ACTION ITEM: Within the records, find every line that includes the word "rewrites" and copy it.

*** SOURCE DATA

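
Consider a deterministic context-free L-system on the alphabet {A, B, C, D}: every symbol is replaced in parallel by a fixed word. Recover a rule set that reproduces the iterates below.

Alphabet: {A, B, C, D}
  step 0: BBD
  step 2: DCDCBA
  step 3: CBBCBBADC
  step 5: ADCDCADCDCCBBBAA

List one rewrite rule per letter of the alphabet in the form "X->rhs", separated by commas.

  step 2 ⇒ step 3: DCDCBA ⇒ CB·B·CB·B·A·DC
    A ↦ DC
    B ↦ A
    C ↦ B
    D ↦ CB

A->DC, B->A, C->B, D->CB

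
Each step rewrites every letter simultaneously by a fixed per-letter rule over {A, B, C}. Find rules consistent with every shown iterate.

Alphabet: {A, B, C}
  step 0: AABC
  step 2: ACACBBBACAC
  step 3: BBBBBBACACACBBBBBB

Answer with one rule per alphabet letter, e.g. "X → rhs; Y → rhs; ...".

A->B, B->AC, C->BB

  step 2 ⇒ step 3: ACACBBBACAC ⇒ B·BB·B·BB·AC·AC·AC·B·BB·B·BB
    A ↦ B
    B ↦ AC
    C ↦ BB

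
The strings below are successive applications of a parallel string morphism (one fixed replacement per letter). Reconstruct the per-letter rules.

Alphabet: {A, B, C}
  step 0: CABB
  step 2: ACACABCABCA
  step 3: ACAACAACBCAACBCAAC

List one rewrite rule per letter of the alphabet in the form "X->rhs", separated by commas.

  step 2 ⇒ step 3: ACACABCABCA ⇒ AC·A·AC·A·AC·BC·A·AC·BC·A·AC
    A ↦ AC
    B ↦ BC
    C ↦ A

A->AC, B->BC, C->A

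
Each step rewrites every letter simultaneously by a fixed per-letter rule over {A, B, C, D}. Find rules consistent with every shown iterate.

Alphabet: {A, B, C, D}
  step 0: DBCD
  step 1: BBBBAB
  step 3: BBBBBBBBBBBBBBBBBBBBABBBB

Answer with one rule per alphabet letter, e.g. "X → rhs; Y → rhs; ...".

A->BDC, B->BB, C->BA, D->B

  step 0 ⇒ step 1: DBCD ⇒ B·BB·BA·B
    B ↦ BB
    C ↦ BA
    D ↦ B
    A ↦ BDC  (constrained at step 1)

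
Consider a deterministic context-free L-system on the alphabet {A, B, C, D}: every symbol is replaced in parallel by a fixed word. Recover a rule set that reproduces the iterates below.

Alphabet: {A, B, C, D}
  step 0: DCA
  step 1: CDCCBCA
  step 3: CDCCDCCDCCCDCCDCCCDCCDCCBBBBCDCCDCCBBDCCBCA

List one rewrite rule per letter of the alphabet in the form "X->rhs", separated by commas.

  step 0 ⇒ step 1: DCA ⇒ C·DCC·BCA
    A ↦ BCA
    C ↦ DCC
    D ↦ C
    B ↦ BB  (constrained at step 1)

A->BCA, B->BB, C->DCC, D->C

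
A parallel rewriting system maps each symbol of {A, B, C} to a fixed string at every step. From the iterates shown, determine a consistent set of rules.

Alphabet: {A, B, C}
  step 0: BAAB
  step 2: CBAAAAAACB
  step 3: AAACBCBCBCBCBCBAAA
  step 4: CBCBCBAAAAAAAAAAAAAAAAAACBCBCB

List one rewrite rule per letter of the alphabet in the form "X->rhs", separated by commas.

  step 3 ⇒ step 4: AAACBCBCBCBCBCBAAA ⇒ CB·CB·CB·AA·A·AA·A·AA·A·AA·A·AA·A·AA·A·CB·CB·CB
    A ↦ CB
    B ↦ A
    C ↦ AA

A->CB, B->A, C->AA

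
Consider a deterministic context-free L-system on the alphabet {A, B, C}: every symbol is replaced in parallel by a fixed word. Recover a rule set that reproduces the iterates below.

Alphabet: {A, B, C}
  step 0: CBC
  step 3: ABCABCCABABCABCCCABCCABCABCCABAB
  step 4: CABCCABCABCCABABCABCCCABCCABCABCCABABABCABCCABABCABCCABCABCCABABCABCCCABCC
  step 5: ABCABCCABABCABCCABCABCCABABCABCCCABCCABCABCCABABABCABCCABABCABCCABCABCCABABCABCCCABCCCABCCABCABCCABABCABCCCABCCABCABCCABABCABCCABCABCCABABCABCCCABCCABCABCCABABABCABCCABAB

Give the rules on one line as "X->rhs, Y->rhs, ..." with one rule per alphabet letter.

  step 4 ⇒ step 5: CABCCABCABCCABABCABCCCABCCABCABCCABABABCABCCABABCABCCABCABCCABABCABCCCABCC ⇒ AB·CAB·CC·AB·AB·CAB·CC·AB·CAB·CC·AB·AB·CAB·CC·CAB·CC·AB·CAB·CC·AB·AB·AB·CAB·CC·AB·AB·CAB·CC·AB·CAB·CC·AB·AB·CAB·CC·CAB·CC·CAB·CC·AB·CAB·CC·AB·AB·CAB·CC·CAB·CC·AB·CAB·CC·AB·AB·CAB·CC·AB·CAB·CC·AB·AB·CAB·CC·CAB·CC·AB·CAB·CC·AB·AB·AB·CAB·CC·AB·AB
    A ↦ CAB
    B ↦ CC
    C ↦ AB

A->CAB, B->CC, C->AB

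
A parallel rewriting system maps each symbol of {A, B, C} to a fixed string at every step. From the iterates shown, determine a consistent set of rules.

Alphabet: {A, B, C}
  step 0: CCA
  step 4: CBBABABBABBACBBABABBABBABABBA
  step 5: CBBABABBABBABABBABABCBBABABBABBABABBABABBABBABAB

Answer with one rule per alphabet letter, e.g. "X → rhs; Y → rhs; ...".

  step 4 ⇒ step 5: CBBABABBABBACBBABABBABBABABBA ⇒ CB·BA·BA·B·BA·B·BA·BA·B·BA·BA·B·CB·BA·BA·B·BA·B·BA·BA·B·BA·BA·B·BA·B·BA·BA·B
    A ↦ B
    B ↦ BA
    C ↦ CB

A->B, B->BA, C->CB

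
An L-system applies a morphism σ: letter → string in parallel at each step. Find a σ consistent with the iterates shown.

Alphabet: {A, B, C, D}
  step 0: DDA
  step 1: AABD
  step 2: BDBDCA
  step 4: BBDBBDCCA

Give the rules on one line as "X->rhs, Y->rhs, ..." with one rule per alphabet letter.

A->BD, B->C, C->B, D->A

  step 1 ⇒ step 2: AABD ⇒ BD·BD·C·A
    A ↦ BD
    B ↦ C
    D ↦ A
    C ↦ B  (constrained at step 2)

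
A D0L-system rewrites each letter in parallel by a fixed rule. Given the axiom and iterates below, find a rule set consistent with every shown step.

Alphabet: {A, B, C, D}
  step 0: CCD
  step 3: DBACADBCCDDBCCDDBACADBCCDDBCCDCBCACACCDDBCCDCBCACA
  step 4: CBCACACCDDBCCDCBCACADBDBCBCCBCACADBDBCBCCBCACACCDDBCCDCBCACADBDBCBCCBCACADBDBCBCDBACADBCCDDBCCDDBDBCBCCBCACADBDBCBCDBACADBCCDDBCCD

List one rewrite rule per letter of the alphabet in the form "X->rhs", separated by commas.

A->CCD, B->ACA, C->DB, D->CBC

  step 3 ⇒ step 4: DBACADBCCDDBCCDDBACADBCCDDBCCDCBCACACCDDBCCDCBCACA ⇒ CBC·ACA·CCD·DB·CCD·CBC·ACA·DB·DB·CBC·CBC·ACA·DB·DB·CBC·CBC·ACA·CCD·DB·CCD·CBC·ACA·DB·DB·CBC·CBC·ACA·DB·DB·CBC·DB·ACA·DB·CCD·DB·CCD·DB·DB·CBC·CBC·ACA·DB·DB·CBC·DB·ACA·DB·CCD·DB·CCD
    A ↦ CCD
    B ↦ ACA
    C ↦ DB
    D ↦ CBC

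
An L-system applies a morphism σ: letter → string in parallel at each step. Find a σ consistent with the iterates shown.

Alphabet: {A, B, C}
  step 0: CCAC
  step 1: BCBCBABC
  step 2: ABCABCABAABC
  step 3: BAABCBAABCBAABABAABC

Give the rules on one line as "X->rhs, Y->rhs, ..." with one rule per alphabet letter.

  step 2 ⇒ step 3: ABCABCABAABC ⇒ BA·A·BC·BA·A·BC·BA·A·BA·BA·A·BC
    A ↦ BA
    B ↦ A
    C ↦ BC

A->BA, B->A, C->BC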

******

ANSWER TO THIS EXERCISE:
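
Each step rewrites every letter simultaneously by a fixed per-letter rule over {A, B, C}. Find rules consistent with every shown iterate.
Each step rewrites every letter simultaneously by a fixed per-letter rule over {A, B, C, D}. Find rules consistent with every shown iterate.
A D0L-system rewrites each letter in parallel by a fixed rule. Given the axiom and iterates below, find a rule set consistent with every shown step.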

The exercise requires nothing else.